Your assignment:
Here is a listing. Reproduce it exactly.

------ Provided data

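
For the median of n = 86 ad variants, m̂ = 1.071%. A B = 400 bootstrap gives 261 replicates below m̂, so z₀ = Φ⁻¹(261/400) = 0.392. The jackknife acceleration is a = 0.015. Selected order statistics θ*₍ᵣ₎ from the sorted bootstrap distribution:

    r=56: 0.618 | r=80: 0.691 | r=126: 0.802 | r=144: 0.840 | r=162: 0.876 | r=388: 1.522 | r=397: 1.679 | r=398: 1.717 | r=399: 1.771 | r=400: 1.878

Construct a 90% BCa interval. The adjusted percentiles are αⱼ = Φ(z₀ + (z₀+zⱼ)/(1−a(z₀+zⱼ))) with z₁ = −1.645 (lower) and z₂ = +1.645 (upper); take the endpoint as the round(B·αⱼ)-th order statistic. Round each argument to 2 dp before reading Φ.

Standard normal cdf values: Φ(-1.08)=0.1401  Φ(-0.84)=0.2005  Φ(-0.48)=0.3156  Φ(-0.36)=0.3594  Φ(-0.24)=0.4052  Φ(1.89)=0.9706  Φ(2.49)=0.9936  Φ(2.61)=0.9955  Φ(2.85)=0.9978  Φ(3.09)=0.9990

Lower: z₀ + z₁ = 0.392 + (-1.645) = -1.253; 1 − a(z₀+z₁) = 1 − (0.015)(-1.253) = 1.0188; argument = 0.392 + (-1.253)/1.0188 = -0.8379 → -0.84.
α₁ = Φ(-0.84) = 0.2005; rank = round(400 × 0.2005) = 80; θ*₍80₎ = 0.691.
Upper: z₀ + z₂ = 2.037; 1 − a(z₀+z₂) = 0.9694; argument = 2.4932 → 2.49; α₂ = 0.9936; rank = 397; θ*₍397₎ = 1.679.

(0.691, 1.679)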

------------

Exercise output:
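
For the median of n = 86 ad variants, m̂ = 1.071%. A B = 400 bootstrap gives 261 replicates below m̂, so z₀ = Φ⁻¹(261/400) = 0.392. The jackknife acceleration is a = 0.015. Selected order statistics θ*₍ᵣ₎ from the sorted bootstrap distribution:

    r=56: 0.618 | r=80: 0.691 | r=126: 0.802 | r=144: 0.840 | r=162: 0.876 | r=388: 1.522 | r=397: 1.679 | r=398: 1.717 | r=399: 1.771 | r=400: 1.878

Construct a 90% BCa interval. The adjusted percentiles are αⱼ = Φ(z₀ + (z₀+zⱼ)/(1−a(z₀+zⱼ))) with z₁ = −1.645 (lower) and z₂ = +1.645 (upper); take the endpoint as the round(B·αⱼ)-th order statistic. Round each argument to 2 dp before reading Φ.

Standard normal cdf values: Φ(-1.08)=0.1401  Φ(-0.84)=0.2005  Φ(-0.48)=0.3156  Φ(-0.36)=0.3594  Φ(-0.24)=0.4052  Φ(1.89)=0.9706  Φ(2.49)=0.9936  Φ(2.61)=0.9955  Φ(2.85)=0.9978  Φ(3.09)=0.9990

Lower: z₀ + z₁ = 0.392 + (-1.645) = -1.253; 1 − a(z₀+z₁) = 1 − (0.015)(-1.253) = 1.0188; argument = 0.392 + (-1.253)/1.0188 = -0.8379 → -0.84.
α₁ = Φ(-0.84) = 0.2005; rank = round(400 × 0.2005) = 80; θ*₍80₎ = 0.691.
Upper: z₀ + z₂ = 2.037; 1 − a(z₀+z₂) = 0.9694; argument = 2.4932 → 2.49; α₂ = 0.9936; rank = 397; θ*₍397₎ = 1.679.

(0.691, 1.679)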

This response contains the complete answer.